▸ Task item:
Only the lines from the line holding "Export customs clearance" through the final line of the entries below are to be returned, exactly as they stand.

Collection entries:
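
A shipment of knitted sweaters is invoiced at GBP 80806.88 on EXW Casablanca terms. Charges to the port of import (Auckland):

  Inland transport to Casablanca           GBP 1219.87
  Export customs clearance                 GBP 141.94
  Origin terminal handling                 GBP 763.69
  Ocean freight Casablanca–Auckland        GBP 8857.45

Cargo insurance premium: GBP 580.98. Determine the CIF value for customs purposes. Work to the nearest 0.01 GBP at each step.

CIF = EXW price + pre-shipment costs + freight + insurance
CIF = 80806.88 + 1219.87 + 141.94 + 763.69 + 8857.45 + 580.98 = 92370.81

CIF value: GBP 92370.81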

▸ Reply to the task:
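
  Export customs clearance                 GBP 141.94
  Origin terminal handling                 GBP 763.69
  Ocean freight Casablanca–Auckland        GBP 8857.45

Cargo insurance premium: GBP 580.98. Determine the CIF value for customs purposes. Work to the nearest 0.01 GBP at each step.

CIF = EXW price + pre-shipment costs + freight + insurance
CIF = 80806.88 + 1219.87 + 141.94 + 763.69 + 8857.45 + 580.98 = 92370.81

CIF value: GBP 92370.81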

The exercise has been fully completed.